'''
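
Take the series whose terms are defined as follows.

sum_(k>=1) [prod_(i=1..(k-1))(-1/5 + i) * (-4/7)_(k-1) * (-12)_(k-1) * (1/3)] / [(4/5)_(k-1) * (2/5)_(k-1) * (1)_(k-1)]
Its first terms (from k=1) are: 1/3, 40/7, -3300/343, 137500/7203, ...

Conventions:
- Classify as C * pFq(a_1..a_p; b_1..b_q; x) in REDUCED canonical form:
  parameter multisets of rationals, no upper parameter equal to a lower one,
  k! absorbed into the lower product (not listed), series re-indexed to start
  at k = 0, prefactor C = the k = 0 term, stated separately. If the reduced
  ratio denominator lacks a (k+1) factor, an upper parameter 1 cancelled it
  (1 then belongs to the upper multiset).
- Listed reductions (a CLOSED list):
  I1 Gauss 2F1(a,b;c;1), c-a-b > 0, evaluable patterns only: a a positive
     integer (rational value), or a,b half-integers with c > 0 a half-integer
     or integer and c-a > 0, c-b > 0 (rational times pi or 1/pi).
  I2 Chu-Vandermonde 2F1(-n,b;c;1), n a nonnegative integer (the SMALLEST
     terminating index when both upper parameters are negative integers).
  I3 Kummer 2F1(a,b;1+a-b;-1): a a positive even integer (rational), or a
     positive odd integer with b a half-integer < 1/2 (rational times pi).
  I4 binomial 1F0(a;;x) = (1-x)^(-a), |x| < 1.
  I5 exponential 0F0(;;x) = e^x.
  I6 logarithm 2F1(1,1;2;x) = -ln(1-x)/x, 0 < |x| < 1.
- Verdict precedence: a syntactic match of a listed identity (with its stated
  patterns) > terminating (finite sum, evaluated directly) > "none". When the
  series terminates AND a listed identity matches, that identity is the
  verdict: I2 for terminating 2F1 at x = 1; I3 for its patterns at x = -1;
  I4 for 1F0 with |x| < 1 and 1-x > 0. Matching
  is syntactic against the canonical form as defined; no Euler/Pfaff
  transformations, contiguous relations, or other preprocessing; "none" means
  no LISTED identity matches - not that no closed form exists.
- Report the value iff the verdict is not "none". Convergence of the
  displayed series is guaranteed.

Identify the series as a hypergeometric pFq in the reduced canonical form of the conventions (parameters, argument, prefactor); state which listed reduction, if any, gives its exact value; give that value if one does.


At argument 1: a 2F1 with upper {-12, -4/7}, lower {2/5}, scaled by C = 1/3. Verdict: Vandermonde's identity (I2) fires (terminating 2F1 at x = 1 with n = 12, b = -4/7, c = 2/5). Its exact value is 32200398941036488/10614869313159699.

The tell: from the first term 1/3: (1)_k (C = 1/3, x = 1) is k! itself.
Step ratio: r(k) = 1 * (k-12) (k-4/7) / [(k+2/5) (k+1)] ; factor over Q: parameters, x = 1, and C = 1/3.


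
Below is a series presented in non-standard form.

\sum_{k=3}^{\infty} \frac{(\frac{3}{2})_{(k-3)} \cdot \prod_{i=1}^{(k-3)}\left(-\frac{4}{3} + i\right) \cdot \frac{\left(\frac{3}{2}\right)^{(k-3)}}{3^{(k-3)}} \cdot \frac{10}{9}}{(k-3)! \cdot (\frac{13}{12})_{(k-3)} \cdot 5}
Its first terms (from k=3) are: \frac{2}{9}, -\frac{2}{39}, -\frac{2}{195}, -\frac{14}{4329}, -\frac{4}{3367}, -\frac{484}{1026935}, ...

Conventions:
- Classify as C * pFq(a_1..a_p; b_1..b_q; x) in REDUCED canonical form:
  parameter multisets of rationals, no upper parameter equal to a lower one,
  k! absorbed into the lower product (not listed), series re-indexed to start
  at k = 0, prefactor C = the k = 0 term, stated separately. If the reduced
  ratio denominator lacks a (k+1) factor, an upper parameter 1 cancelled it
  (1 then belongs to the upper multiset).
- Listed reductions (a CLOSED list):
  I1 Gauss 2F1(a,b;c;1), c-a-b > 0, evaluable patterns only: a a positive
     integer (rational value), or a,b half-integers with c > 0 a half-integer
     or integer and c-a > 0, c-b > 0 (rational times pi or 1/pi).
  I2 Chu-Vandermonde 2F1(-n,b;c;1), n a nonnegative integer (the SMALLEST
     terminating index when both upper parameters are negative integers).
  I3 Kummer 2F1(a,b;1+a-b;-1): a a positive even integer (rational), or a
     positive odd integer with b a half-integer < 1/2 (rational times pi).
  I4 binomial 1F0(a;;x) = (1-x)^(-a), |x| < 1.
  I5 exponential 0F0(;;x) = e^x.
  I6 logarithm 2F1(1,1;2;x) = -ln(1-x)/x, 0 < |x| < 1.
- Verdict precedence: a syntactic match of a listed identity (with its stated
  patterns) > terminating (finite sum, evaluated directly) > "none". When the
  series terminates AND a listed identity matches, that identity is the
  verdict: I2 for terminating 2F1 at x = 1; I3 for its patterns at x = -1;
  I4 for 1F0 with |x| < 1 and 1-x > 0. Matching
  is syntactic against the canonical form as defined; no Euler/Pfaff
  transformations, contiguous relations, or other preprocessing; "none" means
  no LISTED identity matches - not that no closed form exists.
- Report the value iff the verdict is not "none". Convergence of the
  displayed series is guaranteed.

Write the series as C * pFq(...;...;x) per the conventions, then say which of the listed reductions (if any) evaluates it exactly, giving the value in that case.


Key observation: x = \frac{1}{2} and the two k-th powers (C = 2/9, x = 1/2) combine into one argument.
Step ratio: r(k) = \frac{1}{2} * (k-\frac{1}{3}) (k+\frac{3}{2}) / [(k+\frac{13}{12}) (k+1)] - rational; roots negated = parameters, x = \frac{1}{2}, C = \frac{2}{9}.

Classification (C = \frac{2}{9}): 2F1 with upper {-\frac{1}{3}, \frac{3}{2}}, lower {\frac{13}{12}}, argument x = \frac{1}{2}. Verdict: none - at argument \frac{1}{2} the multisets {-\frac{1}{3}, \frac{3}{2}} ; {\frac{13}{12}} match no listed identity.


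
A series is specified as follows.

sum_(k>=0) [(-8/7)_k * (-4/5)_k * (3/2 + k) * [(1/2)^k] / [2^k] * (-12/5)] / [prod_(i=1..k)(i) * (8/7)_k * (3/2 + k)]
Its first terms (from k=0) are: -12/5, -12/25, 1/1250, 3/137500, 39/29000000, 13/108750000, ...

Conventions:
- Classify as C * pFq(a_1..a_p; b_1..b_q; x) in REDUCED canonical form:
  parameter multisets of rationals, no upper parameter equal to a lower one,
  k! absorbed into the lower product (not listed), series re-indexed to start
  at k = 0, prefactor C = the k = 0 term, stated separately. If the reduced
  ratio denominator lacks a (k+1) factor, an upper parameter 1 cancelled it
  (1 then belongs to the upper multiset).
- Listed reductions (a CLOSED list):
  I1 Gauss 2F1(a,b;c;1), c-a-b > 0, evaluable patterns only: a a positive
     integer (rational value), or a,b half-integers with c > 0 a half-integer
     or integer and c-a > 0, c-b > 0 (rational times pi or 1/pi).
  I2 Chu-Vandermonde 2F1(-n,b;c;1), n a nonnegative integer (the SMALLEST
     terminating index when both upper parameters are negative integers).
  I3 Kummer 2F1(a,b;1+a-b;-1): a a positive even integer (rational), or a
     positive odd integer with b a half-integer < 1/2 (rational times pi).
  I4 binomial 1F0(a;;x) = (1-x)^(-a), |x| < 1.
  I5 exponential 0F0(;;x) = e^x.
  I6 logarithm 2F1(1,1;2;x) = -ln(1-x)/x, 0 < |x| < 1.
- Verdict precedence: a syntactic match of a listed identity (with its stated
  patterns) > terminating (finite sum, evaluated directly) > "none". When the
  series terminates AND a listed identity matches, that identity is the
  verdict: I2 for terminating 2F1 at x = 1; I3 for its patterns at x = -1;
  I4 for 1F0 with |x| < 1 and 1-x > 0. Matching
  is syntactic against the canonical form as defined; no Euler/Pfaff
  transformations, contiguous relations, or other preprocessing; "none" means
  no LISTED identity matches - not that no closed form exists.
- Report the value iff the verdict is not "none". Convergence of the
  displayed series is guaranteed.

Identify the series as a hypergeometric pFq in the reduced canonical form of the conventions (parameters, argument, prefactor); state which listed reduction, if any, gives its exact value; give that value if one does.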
'''
TASK PROMPT:
Using the data above, tally each line in which "terms" appears and give the number with no other words.

RESULT OF THE TASK:
4